(Data records)
___

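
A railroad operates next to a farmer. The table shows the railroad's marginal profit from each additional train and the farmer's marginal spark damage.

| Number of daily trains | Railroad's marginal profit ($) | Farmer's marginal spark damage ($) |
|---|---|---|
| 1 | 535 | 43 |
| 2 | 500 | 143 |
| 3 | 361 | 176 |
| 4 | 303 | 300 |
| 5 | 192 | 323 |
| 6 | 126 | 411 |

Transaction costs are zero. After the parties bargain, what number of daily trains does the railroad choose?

Bargaining reaches the level where marginal profit last exceeds marginal spark damage.
That holds through level 4 (303 ≥ 300) but not at 5 (192 < 323).

4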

___

Please print the records above exactly, leaving nothing out.

RESULT OF THE TASK
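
A railroad operates next to a farmer. The table shows the railroad's marginal profit from each additional train and the farmer's marginal spark damage.

| Number of daily trains | Railroad's marginal profit ($) | Farmer's marginal spark damage ($) |
|---|---|---|
| 1 | 535 | 43 |
| 2 | 500 | 143 |
| 3 | 361 | 176 |
| 4 | 303 | 300 |
| 5 | 192 | 323 |
| 6 | 126 | 411 |

Transaction costs are zero. After the parties bargain, what number of daily trains does the railroad choose?

Bargaining reaches the level where marginal profit last exceeds marginal spark damage.
That holds through level 4 (303 ≥ 300) but not at 5 (192 < 323).

4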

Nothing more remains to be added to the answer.